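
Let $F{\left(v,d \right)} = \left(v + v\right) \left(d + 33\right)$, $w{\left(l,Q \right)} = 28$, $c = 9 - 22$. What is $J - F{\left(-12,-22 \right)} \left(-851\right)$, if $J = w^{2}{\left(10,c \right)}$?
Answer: $-223880$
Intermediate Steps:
$c = -13$
$F{\left(v,d \right)} = 2 v \left(33 + d\right)$
$J = 784$ ($J = 28^{2} = 784$)
$J - F{\left(-12,-22 \right)} \left(-851\right) = 784 - 2 \left(-12\right) \left(33 - 22\right) \left(-851\right) = 784 - 2 \left(-12\right) 11 \left(-851\right) = 784 - \left(-264\right) \left(-851\right) = 784 - 224664 = -223880$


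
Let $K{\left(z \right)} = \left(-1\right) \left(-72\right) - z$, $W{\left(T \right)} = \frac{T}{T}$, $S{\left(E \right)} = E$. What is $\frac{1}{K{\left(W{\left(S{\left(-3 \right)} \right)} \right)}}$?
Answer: $\frac{1}{71} \approx 0.014085$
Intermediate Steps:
$W{\left(T \right)} = 1$
$K{\left(z \right)} = 72 - z$
$\frac{1}{K{\left(W{\left(S{\left(-3 \right)} \right)} \right)}} = \frac{1}{72 - 1} = \frac{1}{71}$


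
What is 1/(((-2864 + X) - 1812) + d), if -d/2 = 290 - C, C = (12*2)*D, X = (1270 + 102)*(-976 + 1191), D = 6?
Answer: 1/290012 ≈ 3.4481e-6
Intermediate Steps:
X = 294980 (X = 1372*215 = 294980)
C = 144 (C = (12*2)*6 = 24*6 = 144)
d = -292 (d = -2*(290 - 1*144) = -2*(290 - 144) = -2*146 = -292)
1/(((-2864 + X) - 1812) + d) = 1/(((-2864 + 294980) - 1812) - 292) = 1/((292116 - 1812) - 292) = 1/(290304 - 292) = 1/290012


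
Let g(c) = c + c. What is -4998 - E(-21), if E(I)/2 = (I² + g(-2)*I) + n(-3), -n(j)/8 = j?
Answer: -6096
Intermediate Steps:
g(c) = 2*c
n(j) = -8*j
E(I) = 48 - 8*I + 2*I² (E(I) = 2*((I² + (2*(-2))*I) - 8*(-3)) = 2*((I² - 4*I) + 24) = 2*(24 + I² - 4*I) = 48 - 8*I + 2*I²)
-4998 - E(-21) = -4998 - (48 - 8*(-21) + 2*(-21)²) = -4998 - (48 + 168 + 2*441) = -4998 - (48 + 168 + 882) = -4998 - 1*1098 = -4998 - 1098 = -6096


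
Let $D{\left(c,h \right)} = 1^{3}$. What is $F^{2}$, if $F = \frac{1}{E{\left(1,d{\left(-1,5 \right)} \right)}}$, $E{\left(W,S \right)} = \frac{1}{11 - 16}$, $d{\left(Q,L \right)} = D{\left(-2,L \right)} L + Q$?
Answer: $25$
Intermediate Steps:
$D{\left(c,h \right)} = 1$
$d{\left(Q,L \right)} = L + Q$ ($d{\left(Q,L \right)} = 1 L + Q = L + Q$)
$E{\left(W,S \right)} = - \frac{1}{5}$ ($E{\left(W,S \right)} = \frac{1}{-5} = - \frac{1}{5}$)
$F = -5$ ($F = \frac{1}{- \frac{1}{5}} = -5$)
$F^{2} = \left(-5\right)^{2} = 25$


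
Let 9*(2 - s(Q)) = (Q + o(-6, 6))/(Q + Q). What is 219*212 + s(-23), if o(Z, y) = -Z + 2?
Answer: 6407335/138 ≈ 46430.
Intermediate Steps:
o(Z, y) = 2 - Z
s(Q) = 2 - (8 + Q)/(18*Q) (s(Q) = 2 - (Q + (2 - 1*(-6)))/(9*(Q + Q)) = 2 - (Q + (2 + 6))/(9*(2*Q)) = 2 - (Q + 8)*1/(2*Q)/9 = 2 - (8 + Q)*1/(2*Q)/9 = 2 - (8 + Q)/(18*Q))
219*212 + s(-23) = 219*212 + (1/18)*(-8 + 35*(-23))/(-23) = 46428 + (1/18)*(-1/23)*(-8 - 805) = 46428 + (1/18)*(-1/23)*(-813) = 46428 + 271/138 = 6407335/138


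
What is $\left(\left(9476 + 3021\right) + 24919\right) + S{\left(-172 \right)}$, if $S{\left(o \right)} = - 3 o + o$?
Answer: $37760$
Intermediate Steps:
$S{\left(o \right)} = - 2 o$
$\left(\left(9476 + 3021\right) + 24919\right) + S{\left(-172 \right)} = \left(\left(9476 + 3021\right) + 24919\right) - -344 = \left(12497 + 24919\right) + 344 = 37416 + 344 = 37760$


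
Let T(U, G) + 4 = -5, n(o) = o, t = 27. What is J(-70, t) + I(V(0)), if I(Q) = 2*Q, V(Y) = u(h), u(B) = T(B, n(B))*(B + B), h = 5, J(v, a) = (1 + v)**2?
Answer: 4581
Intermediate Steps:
T(U, G) = -9 (T(U, G) = -4 - 5 = -9)
u(B) = -18*B (u(B) = -9*(B + B) = -18*B)
V(Y) = -90 (V(Y) = -18*5 = -90)
J(-70, t) + I(V(0)) = (1 - 70)**2 + 2*(-90) = (-69)**2 - 180 = 4761 - 180 = 4581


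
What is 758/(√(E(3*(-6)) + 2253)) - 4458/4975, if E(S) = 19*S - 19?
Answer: -4458/4975 + 379*√473/473 ≈ 16.530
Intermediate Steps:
E(S) = -19 + 19*S
758/(√(E(3*(-6)) + 2253)) - 4458/4975 = 758/(√((-19 + 19*(3*(-6))) + 2253)) - 4458/4975 = 758/(√((-19 + 19*(-18)) + 2253)) - 4458*1/4975 = 758/(√((-19 - 342) + 2253)) - 4458/4975 = 758/(√(-361 + 2253)) - 4458/4975 = 758/(√1892) - 4458/4975 = 758/((2*√473)) - 4458/4975 = 758*(√473/946) - 4458/4975 = 379*√473/473 - 4458/4975 = -4458/4975 + 379*√473/473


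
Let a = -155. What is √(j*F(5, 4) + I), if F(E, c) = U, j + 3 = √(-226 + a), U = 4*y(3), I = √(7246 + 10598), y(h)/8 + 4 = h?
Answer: √(96 + 2*√4461 - 32*I*√381) ≈ 21.155 - 14.763*I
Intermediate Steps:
y(h) = -32 + 8*h
I = 2*√4461 (I = √17844 = 2*√4461 ≈ 133.58)
U = -32 (U = 4*(-32 + 8*3) = 4*(-32 + 24) = 4*(-8) = -32)
j = -3 + I*√381 (j = -3 + √(-226 - 155) = -3 + √(-381) = -3 + I*√381 ≈ -3.0 + 19.519*I)
F(E, c) = -32
√(j*F(5, 4) + I) = √((-3 + I*√381)*(-32) + 2*√4461) = √((96 - 32*I*√381) + 2*√4461) = √(96 + 2*√4461 - 32*I*√381)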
· · · · ·
• What is expected: The string "Answer" may occur in the listing; show every line where it does.

• Your solution:
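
Answer: $-223880$
Answer: $\frac{1}{71} \approx 0.014085$
Answer: 1/290012 ≈ 3.4481e-6
Answer: -6096
Answer: $25$
Answer: 6407335/138 ≈ 46430.
Answer: $37760$
Answer: 4581
Answer: -4458/4975 + 379*√473/473 ≈ 16.530
Answer: √(96 + 2*√4461 - 32*I*√381) ≈ 21.155 - 14.763*I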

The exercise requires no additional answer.